From the entries below, copy each line in which the word "What" occurs.

## [Listed entries]
╭──

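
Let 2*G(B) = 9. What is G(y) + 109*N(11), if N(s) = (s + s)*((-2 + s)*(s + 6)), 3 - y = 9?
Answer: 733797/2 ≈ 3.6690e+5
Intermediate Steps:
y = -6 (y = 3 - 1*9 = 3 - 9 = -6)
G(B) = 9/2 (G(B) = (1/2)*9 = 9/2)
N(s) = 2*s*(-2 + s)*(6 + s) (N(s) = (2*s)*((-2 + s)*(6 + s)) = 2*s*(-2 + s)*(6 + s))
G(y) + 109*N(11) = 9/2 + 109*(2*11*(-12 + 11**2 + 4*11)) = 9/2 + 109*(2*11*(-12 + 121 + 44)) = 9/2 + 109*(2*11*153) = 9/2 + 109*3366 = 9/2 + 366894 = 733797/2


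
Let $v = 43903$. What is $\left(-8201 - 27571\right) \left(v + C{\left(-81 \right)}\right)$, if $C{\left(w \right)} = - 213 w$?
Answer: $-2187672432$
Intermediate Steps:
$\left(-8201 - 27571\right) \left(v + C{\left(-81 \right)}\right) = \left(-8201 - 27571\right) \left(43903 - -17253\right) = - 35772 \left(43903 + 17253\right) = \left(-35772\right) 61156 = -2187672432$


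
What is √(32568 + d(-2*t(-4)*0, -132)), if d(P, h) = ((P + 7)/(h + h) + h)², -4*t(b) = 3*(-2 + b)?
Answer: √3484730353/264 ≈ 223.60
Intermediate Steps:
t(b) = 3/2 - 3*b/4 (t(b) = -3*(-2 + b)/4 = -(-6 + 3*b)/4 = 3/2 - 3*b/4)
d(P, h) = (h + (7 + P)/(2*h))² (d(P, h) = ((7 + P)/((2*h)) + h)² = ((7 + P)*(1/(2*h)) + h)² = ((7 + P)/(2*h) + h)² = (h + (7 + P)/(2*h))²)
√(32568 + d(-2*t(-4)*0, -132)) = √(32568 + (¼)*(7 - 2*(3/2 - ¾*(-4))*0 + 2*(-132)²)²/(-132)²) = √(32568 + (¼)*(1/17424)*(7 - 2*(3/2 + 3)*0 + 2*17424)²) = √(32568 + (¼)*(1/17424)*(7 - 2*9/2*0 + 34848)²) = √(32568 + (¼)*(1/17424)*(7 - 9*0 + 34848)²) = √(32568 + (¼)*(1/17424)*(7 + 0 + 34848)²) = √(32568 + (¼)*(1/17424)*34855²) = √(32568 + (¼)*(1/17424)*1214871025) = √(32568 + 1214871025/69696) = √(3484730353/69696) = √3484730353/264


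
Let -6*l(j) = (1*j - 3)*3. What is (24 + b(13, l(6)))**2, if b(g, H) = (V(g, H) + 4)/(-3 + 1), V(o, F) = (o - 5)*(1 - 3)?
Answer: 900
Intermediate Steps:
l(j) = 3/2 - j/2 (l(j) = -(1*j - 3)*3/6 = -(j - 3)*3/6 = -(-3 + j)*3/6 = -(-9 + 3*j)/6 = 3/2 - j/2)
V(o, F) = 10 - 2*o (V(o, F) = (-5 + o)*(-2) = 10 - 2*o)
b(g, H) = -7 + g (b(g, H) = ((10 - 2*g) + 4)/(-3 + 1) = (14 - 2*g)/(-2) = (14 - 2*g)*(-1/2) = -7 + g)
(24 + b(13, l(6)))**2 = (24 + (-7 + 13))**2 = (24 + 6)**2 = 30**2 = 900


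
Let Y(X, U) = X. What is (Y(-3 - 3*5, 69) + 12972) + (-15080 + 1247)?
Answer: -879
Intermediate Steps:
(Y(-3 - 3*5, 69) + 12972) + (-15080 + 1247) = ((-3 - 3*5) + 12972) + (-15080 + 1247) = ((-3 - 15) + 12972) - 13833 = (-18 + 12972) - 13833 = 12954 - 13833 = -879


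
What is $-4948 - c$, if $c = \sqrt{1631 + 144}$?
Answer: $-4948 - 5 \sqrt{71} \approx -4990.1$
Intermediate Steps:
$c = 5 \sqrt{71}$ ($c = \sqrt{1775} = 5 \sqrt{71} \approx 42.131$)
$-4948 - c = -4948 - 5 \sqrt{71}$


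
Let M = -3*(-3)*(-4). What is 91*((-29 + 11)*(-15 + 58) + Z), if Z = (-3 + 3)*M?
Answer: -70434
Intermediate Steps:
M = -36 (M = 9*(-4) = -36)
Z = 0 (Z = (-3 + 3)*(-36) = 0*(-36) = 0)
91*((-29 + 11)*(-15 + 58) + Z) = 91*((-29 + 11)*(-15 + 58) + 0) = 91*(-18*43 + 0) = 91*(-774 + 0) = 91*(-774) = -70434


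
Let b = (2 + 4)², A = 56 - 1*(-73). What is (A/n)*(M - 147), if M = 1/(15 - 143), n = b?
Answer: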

╰──

## [The answer]
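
Let 2*G(B) = 9. What is G(y) + 109*N(11), if N(s) = (s + s)*((-2 + s)*(s + 6)), 3 - y = 9?
Let $v = 43903$. What is $\left(-8201 - 27571\right) \left(v + C{\left(-81 \right)}\right)$, if $C{\left(w \right)} = - 213 w$?
What is √(32568 + d(-2*t(-4)*0, -132)), if d(P, h) = ((P + 7)/(h + h) + h)², -4*t(b) = 3*(-2 + b)?
Let -6*l(j) = (1*j - 3)*3. What is (24 + b(13, l(6)))**2, if b(g, H) = (V(g, H) + 4)/(-3 + 1), V(o, F) = (o - 5)*(1 - 3)?
Let Y(X, U) = X. What is (Y(-3 - 3*5, 69) + 12972) + (-15080 + 1247)?
What is $-4948 - c$, if $c = \sqrt{1631 + 144}$?
Let M = -3*(-3)*(-4). What is 91*((-29 + 11)*(-15 + 58) + Z), if Z = (-3 + 3)*M?
Let b = (2 + 4)², A = 56 - 1*(-73). What is (A/n)*(M - 147), if M = 1/(15 - 143), n = b?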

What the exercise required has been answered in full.